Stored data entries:
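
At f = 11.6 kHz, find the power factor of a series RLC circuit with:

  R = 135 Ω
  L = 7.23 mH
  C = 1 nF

Step 1 — Angular frequency: ω = 2π·f = 2π·1.16e+04 = 7.288e+04 rad/s.
Step 2 — Component impedances:
  R: Z = R = 135 Ω
  L: Z = jωL = j·7.288e+04·0.00723 = 0 + j527 Ω
  C: Z = 1/(jωC) = -j/(ω·C) = 0 - j1.372e+04 Ω
Step 3 — Series combination: Z_total = R + L + C = 135 - j1.319e+04 Ω = 1.319e+04∠-89.4° Ω.
Step 4 — Power factor: PF = cos(φ) = Re(Z)/|Z| = 135/13194 = 0.01023.
Step 5 — Type: Im(Z) = -1.319e+04 ⇒ leading (phase φ = -89.4°).

PF = 0.01023 (leading, φ = -89.4°)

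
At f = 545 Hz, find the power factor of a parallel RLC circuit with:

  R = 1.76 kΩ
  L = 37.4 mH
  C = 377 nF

Step 1 — Angular frequency: ω = 2π·f = 2π·545 = 3424 rad/s.
Step 2 — Component impedances:
  R: Z = R = 1760 Ω
  L: Z = jωL = j·3424·0.0374 = 0 + j128.1 Ω
  C: Z = 1/(jωC) = -j/(ω·C) = 0 - j774.6 Ω
Step 3 — Parallel combination: 1/Z_total = 1/R + 1/L + 1/C; Z_total = 13.28 + j152.3 Ω = 152.9∠85.0° Ω.
Step 4 — Power factor: PF = cos(φ) = Re(Z)/|Z| = 13.28/152.9 = 0.08685.
Step 5 — Type: Im(Z) = 152.3 ⇒ lagging (phase φ = 85.0°).

PF = 0.08685 (lagging, φ = 85.0°)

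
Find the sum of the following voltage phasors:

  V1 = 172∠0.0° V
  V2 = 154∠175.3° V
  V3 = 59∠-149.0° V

Step 1 — Convert each phasor to rectangular form:
  V1 = 172·(cos(0.0°) + j·sin(0.0°)) = 172 V
  V2 = 154·(cos(175.3°) + j·sin(175.3°)) = -153.5 + j12.62 V
  V3 = 59·(cos(-149.0°) + j·sin(-149.0°)) = -50.57 - j30.39 V
Step 2 — Sum components: V_total = -32.06 - j17.77 V.
Step 3 — Convert to polar: |V_total| = 36.65 V, ∠V_total = -151.0°.

V_total = 36.65∠-151.0° V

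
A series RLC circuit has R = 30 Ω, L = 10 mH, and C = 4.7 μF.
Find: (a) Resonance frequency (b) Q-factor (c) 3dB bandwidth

Step 1 — Resonance: ω₀ = 1/√(LC) = 1/√(0.01·4.7e-06) = 4613 rad/s.
Step 2 — f₀ = ω₀/(2π) = 734.1 Hz.
Step 3 — Series Q: Q = ω₀L/R = 4613·0.01/30 = 1.538.
Step 4 — Bandwidth: Δω = ω₀/Q = 3000 rad/s; BW = Δω/(2π) = 477.5 Hz.

(a) f₀ = 734.1 Hz  (b) Q = 1.538  (c) BW = 477.5 Hz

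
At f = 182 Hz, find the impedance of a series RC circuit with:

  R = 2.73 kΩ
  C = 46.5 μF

Step 1 — Angular frequency: ω = 2π·f = 2π·182 = 1144 rad/s.
Step 2 — Component impedances:
  R: Z = R = 2730 Ω
  C: Z = 1/(jωC) = -j/(ω·C) = 0 - j18.81 Ω
Step 3 — Series combination: Z_total = R + C = 2730 - j18.81 Ω = 2730∠-0.4° Ω.

Z = 2730 - j18.81 Ω = 2730∠-0.4° Ω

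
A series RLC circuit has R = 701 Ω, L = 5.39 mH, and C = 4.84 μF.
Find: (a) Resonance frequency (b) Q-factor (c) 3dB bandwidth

Step 1 — Resonance: ω₀ = 1/√(LC) = 1/√(0.00539·4.84e-06) = 6191 rad/s.
Step 2 — f₀ = ω₀/(2π) = 985.4 Hz.
Step 3 — Series Q: Q = ω₀L/R = 6191·0.00539/701 = 0.04761.
Step 4 — Bandwidth: Δω = ω₀/Q = 1.301e+05 rad/s; BW = Δω/(2π) = 2.07e+04 Hz.

(a) f₀ = 985.4 Hz  (b) Q = 0.04761  (c) BW = 2.07e+04 Hz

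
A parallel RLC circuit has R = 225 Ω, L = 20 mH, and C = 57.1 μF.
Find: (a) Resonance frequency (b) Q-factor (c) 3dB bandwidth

Step 1 — Resonance: ω₀ = 1/√(LC) = 1/√(0.02·5.71e-05) = 935.8 rad/s.
Step 2 — f₀ = ω₀/(2π) = 148.9 Hz.
Step 3 — Parallel Q: Q = R/(ω₀L) = 225/(935.8·0.02) = 12.02.
Step 4 — Bandwidth: Δω = ω₀/Q = 77.84 rad/s; BW = Δω/(2π) = 12.39 Hz.

(a) f₀ = 148.9 Hz  (b) Q = 12.02  (c) BW = 12.39 Hz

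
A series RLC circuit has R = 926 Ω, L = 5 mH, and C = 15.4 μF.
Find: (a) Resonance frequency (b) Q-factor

Step 1 — Resonance condition Im(Z)=0 gives ω₀ = 1/√(LC).
Step 2 — ω₀ = 1/√(0.005·1.54e-05) = 3604 rad/s.
Step 3 — f₀ = ω₀/(2π) = 573.6 Hz.
Step 4 — Series Q: Q = ω₀L/R = 3604·0.005/926 = 0.01946.

(a) f₀ = 573.6 Hz  (b) Q = 0.01946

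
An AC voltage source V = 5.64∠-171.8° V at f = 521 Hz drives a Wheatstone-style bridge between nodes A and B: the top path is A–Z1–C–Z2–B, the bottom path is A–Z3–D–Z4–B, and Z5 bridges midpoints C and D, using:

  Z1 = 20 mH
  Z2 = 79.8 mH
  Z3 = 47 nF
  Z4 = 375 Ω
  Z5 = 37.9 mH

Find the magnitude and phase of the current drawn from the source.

Step 1 — Angular frequency: ω = 2π·f = 2π·521 = 3274 rad/s.
Step 2 — Component impedances:
  Z1: Z = jωL = j·3274·0.02 = 0 + j65.47 Ω
  Z2: Z = jωL = j·3274·0.0798 = 0 + j261.2 Ω
  Z3: Z = 1/(jωC) = -j/(ω·C) = 0 - j6500 Ω
  Z4: Z = R = 375 Ω
  Z5: Z = jωL = j·3274·0.0379 = 0 + j124.1 Ω
Step 3 — Bridge requires nodal analysis (the Z5 bridge couples midpoints C and D, so the two paths cannot be reduced to a simple series/parallel combination). Setting node B to ground and injecting 1 A at node A, the 3-node admittance system at A, C, D solves to V_A = Z_AB = 87.08 + j237.3 Ω = 252.8∠69.9° Ω.
Step 4 — Source phasor: V = 5.64∠-171.8° V = -5.582 - j0.8044 V.
Step 5 — Ohm's law: I = V / Z_total = (-5.582 - j0.8044) / (87.08 + j237.3) = -0.01059 + j0.01963 A.
Step 6 — Convert to polar: |I| = 0.02231 A, ∠I = 118.3°.

I = 0.02231∠118.3° A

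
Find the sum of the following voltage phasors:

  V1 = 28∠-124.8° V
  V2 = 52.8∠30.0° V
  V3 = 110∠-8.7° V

Step 1 — Convert each phasor to rectangular form:
  V1 = 28·(cos(-124.8°) + j·sin(-124.8°)) = -15.98 - j22.99 V
  V2 = 52.8·(cos(30.0°) + j·sin(30.0°)) = 45.73 + j26.4 V
  V3 = 110·(cos(-8.7°) + j·sin(-8.7°)) = 108.7 - j16.64 V
Step 2 — Sum components: V_total = 138.5 - j13.23 V.
Step 3 — Convert to polar: |V_total| = 139.1 V, ∠V_total = -5.5°.

V_total = 139.1∠-5.5° V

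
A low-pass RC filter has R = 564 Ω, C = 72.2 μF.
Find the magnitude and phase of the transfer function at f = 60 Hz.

Step 1 — Angular frequency: ω = 2π·60 = 377 rad/s.
Step 2 — Transfer function: H(jω) = 1/(1 + jωRC).
Step 3 — Denominator: 1 + jωRC = 1 + j·377·564·7.22e-05 = 1 + j15.35.
Step 4 — H = 0.004225 - j0.06487.
Step 5 — Magnitude: |H| = 0.065 (-23.7 dB); phase: φ = -86.3°.

|H| = 0.065 (-23.7 dB), φ = -86.3°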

> **BRIEF**
Using the data above, tally each line that contains "with". Write only the total.

> **EXERCISE OUTPUT**
3